===== Available data

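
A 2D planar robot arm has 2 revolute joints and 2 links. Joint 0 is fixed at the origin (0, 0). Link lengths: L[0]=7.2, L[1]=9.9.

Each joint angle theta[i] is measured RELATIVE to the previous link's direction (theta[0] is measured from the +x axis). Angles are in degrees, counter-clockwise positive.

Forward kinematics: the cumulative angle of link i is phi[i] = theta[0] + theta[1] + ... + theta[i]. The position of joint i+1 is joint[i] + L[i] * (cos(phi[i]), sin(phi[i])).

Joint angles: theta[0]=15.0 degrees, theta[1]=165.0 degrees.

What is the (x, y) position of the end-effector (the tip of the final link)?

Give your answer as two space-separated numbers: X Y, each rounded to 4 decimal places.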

==========

▶ **What you have to do**
Produce a verbatim copy of the lines from the one holding "Joint angles: theta[0]=15.0" to the final line of the data, and nothing more.

▶ **Output for this task**
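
Joint angles: theta[0]=15.0 degrees, theta[1]=165.0 degrees.

What is the (x, y) position of the end-effector (the tip of the final link)?

Give your answer as two space-separated numbers: X Y, each rounded to 4 decimal places.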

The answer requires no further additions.